Start of Record excerpts

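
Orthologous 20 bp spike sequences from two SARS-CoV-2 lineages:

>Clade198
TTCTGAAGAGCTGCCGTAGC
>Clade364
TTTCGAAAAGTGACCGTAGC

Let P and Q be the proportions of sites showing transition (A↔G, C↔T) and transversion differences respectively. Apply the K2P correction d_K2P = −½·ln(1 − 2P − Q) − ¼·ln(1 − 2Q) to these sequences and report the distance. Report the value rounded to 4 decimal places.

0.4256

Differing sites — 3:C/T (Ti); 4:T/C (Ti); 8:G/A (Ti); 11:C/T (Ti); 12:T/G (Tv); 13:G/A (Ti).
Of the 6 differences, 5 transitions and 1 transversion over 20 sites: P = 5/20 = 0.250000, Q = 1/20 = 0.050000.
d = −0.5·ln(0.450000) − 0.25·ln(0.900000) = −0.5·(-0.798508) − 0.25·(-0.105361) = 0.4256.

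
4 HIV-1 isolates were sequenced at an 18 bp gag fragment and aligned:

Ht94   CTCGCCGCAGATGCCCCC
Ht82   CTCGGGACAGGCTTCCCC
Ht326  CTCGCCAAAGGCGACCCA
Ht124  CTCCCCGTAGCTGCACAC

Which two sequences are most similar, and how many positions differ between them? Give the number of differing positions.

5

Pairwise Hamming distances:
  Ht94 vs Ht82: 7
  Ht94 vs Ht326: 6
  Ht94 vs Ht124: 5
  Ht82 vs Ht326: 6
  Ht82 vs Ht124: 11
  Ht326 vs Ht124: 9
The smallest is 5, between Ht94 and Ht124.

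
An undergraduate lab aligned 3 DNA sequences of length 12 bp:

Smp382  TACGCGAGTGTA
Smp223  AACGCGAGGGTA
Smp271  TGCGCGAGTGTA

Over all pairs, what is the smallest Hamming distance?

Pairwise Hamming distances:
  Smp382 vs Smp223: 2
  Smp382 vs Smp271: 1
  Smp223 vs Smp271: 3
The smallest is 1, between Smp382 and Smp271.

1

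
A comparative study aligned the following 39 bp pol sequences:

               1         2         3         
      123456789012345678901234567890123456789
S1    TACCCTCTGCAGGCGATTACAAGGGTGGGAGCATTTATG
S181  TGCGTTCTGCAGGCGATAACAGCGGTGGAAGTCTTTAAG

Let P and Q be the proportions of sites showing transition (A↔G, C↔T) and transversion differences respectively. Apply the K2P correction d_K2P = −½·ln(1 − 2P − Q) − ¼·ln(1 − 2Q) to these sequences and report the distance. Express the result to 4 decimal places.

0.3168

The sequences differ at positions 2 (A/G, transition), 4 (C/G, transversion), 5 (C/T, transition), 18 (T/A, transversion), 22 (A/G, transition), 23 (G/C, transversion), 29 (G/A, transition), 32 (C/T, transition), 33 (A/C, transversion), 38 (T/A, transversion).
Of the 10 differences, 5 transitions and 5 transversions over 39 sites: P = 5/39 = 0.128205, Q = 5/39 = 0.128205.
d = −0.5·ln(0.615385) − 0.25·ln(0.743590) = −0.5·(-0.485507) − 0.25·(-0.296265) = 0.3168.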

End of Record excerpts
Start of Record excerpts

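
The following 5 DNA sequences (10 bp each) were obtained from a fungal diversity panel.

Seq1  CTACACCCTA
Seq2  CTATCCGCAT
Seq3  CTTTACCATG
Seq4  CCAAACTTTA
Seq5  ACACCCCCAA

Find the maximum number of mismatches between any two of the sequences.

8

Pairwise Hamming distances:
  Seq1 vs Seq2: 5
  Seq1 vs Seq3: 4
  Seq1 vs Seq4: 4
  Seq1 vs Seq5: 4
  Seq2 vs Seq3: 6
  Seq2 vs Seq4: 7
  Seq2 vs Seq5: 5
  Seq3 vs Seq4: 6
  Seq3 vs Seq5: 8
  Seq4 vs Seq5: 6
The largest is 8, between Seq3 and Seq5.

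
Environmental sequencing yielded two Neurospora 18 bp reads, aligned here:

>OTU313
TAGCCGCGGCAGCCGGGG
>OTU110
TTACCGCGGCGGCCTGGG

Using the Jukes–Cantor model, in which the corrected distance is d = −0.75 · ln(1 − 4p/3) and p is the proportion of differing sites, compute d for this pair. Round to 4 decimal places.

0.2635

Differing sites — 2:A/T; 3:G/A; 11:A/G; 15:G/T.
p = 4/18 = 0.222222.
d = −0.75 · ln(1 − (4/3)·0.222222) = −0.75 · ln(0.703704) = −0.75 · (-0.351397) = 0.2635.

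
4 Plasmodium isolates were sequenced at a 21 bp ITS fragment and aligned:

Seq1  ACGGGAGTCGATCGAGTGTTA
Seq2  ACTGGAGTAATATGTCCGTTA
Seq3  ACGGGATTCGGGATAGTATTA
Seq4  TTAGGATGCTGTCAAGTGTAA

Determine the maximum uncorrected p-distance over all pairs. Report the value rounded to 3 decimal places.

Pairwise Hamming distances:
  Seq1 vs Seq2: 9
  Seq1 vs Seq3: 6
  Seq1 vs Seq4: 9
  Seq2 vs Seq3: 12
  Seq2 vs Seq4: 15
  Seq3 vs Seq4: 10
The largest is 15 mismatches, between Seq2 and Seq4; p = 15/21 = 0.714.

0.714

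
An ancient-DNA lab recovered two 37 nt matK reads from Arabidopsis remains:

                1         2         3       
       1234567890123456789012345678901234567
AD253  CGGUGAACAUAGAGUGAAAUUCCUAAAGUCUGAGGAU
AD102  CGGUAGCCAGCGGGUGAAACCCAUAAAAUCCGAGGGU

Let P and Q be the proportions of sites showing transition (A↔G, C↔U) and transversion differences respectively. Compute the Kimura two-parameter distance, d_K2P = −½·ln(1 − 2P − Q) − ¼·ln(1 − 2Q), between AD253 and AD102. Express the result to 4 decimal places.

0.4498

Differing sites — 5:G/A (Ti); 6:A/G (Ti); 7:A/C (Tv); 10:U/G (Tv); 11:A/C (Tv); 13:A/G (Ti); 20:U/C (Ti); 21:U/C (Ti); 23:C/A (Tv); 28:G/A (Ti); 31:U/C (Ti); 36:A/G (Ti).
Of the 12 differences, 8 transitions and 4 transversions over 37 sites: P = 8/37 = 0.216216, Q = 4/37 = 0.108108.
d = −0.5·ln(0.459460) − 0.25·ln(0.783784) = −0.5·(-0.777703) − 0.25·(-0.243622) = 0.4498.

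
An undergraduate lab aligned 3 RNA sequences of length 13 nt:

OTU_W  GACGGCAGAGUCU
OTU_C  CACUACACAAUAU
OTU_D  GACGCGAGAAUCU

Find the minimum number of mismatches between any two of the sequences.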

End of Record excerpts

[Task requirements] Both the line containing "Orthologous 20 bp" and the line containing "TTTCGAAAAGTGACCGTAGC" belong in the answer. Print them and every line above that falls between them exactly, and no others.

[Your solution]
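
Orthologous 20 bp spike sequences from two SARS-CoV-2 lineages:

>Clade198
TTCTGAAGAGCTGCCGTAGC
>Clade364
TTTCGAAAAGTGACCGTAGC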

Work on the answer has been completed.